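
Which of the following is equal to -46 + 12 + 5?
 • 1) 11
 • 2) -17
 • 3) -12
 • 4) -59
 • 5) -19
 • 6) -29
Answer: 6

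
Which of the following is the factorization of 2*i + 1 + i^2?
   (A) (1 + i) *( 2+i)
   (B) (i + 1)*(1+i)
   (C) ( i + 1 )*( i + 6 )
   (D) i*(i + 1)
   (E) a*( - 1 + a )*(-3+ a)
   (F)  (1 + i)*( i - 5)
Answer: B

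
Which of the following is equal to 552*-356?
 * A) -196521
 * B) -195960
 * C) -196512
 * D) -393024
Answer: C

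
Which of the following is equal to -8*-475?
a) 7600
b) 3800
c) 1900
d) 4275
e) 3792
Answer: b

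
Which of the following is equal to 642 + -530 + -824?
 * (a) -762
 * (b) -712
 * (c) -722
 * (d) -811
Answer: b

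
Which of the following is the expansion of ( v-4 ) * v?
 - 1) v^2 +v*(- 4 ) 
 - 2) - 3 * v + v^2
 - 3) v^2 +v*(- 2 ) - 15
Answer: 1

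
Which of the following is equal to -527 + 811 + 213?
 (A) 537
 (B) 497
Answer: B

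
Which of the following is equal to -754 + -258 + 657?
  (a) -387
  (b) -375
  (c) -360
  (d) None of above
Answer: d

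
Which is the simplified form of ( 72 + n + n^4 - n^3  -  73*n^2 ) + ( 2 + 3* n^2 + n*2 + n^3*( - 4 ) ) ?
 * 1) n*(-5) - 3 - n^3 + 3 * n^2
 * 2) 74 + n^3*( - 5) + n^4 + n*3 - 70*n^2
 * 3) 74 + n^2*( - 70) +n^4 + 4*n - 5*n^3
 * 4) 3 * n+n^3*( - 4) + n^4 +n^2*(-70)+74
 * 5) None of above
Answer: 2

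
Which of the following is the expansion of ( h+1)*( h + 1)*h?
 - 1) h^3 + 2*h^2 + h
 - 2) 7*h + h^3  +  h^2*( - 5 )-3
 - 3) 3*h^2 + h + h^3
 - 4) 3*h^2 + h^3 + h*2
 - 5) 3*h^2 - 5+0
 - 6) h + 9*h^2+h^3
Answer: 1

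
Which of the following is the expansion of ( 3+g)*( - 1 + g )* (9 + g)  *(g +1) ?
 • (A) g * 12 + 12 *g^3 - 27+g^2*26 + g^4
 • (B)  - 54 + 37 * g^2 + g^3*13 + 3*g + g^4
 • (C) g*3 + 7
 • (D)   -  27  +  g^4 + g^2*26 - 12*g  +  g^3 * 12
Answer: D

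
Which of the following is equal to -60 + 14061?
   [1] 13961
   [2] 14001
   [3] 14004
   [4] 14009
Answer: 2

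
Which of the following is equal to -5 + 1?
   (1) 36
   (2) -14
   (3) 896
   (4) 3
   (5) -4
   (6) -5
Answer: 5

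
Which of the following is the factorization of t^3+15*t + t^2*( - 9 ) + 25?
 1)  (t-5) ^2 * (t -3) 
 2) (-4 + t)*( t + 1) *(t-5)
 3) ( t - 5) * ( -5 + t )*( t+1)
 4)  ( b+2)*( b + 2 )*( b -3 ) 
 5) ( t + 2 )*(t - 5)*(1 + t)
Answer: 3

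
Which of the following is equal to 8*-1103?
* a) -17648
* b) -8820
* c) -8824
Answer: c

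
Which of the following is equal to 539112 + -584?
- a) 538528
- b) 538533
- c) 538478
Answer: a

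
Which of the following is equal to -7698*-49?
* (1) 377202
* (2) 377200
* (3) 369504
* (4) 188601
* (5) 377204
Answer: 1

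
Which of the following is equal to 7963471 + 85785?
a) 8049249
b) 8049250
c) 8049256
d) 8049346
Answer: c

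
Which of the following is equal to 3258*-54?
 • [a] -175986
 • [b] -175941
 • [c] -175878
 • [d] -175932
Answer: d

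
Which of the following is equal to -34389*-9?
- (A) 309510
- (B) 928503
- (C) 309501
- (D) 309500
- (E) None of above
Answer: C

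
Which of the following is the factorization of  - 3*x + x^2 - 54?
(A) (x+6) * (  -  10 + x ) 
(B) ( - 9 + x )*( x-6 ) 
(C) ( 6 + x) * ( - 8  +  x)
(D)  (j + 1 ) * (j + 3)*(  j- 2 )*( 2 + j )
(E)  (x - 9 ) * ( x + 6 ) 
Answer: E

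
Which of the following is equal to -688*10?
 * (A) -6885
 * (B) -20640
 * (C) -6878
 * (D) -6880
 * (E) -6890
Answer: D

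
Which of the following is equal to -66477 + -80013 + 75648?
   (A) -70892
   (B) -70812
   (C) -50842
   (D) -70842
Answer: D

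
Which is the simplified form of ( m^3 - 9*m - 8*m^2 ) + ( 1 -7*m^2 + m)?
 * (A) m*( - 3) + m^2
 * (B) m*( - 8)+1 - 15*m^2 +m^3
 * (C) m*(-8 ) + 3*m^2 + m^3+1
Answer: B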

Assignment: Pull out each line of the entries that contains "form".

Task result:
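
Which is the simplified form of ( 72 + n + n^4 - n^3  -  73*n^2 ) + ( 2 + 3* n^2 + n*2 + n^3*( - 4 ) ) ?
Which is the simplified form of ( m^3 - 9*m - 8*m^2 ) + ( 1 -7*m^2 + m)?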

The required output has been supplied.